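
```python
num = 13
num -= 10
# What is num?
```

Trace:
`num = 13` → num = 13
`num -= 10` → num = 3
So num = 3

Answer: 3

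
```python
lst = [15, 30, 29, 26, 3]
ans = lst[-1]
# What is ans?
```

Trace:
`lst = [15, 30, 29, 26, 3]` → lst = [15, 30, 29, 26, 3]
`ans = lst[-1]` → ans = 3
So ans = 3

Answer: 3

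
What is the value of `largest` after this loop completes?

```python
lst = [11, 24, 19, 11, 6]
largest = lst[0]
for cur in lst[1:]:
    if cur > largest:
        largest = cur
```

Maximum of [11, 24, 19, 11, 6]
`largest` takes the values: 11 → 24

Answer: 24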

──────────────────────────────

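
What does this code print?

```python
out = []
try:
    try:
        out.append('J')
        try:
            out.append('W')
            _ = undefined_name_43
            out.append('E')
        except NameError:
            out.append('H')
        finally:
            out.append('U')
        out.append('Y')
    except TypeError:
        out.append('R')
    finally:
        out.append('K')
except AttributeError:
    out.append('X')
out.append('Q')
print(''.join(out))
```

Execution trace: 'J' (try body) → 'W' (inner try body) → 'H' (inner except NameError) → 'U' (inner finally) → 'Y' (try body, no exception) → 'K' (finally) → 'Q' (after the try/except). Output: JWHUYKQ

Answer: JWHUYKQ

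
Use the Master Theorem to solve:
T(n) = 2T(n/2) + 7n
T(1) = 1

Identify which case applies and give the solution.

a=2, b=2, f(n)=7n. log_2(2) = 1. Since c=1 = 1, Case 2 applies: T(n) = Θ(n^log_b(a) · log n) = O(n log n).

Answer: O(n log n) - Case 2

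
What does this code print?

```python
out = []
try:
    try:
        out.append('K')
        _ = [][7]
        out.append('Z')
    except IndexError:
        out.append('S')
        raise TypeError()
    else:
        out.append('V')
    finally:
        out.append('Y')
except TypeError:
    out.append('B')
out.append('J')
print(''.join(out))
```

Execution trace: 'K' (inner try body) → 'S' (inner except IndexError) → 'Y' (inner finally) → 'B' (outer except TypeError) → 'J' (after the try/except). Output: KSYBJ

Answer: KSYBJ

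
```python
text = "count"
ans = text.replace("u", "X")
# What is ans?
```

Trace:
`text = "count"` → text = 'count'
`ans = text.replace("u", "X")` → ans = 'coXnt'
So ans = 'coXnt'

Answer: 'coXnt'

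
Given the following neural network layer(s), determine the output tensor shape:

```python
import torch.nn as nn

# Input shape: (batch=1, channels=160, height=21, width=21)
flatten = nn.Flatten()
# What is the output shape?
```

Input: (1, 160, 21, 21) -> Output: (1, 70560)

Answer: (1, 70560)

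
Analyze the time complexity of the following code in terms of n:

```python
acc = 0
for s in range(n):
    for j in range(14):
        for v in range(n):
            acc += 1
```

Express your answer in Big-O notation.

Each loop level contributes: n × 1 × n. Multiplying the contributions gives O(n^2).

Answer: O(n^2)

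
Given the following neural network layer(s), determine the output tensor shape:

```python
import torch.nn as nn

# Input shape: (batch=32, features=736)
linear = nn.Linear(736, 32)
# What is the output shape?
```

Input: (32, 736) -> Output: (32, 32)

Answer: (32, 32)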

──────────────────────────────

Your objective
Look through the entries above, and wherever a line holds the word "range", copy it.

Solution for this problem
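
for s in range(n):
    for j in range(14):
        for v in range(n):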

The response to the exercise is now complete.